Reproduce exactly the lines that run from the start of the records below to the line with "0.477 | 0.348 |", inclusive.

BEGIN Data

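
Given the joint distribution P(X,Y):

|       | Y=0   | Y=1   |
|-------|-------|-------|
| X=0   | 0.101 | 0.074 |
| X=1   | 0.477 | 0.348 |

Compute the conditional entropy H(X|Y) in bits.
0.6690 bits

H(X|Y) = H(X,Y) - H(Y)

H(X,Y) = -Σ_{x,y} P(x,y) log₂ P(x,y). Per-cell terms -P(x,y)·log₂P(x,y):
  X=0: 0.3341, 0.2780
  X=1: 0.5094, 0.5299
Sum of the 4 terms: H(X,Y) = 1.6514 bits

Marginal of Y (column sums):
  P(Y=0) = 0.101 + 0.477 = 0.578
  P(Y=1) = 0.074 + 0.348 = 0.422
H(Y) = -[0.578·log₂(0.578) + 0.422·log₂(0.422)]
  = 0.4571 + 0.5253 = 0.9824 bits

H(X|Y) = H(X,Y) - H(Y) = 1.6514 - 0.9824 = 0.6690 bits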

END Data

▸ **Written answer**:
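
Given the joint distribution P(X,Y):

|       | Y=0   | Y=1   |
|-------|-------|-------|
| X=0   | 0.101 | 0.074 |
| X=1   | 0.477 | 0.348 |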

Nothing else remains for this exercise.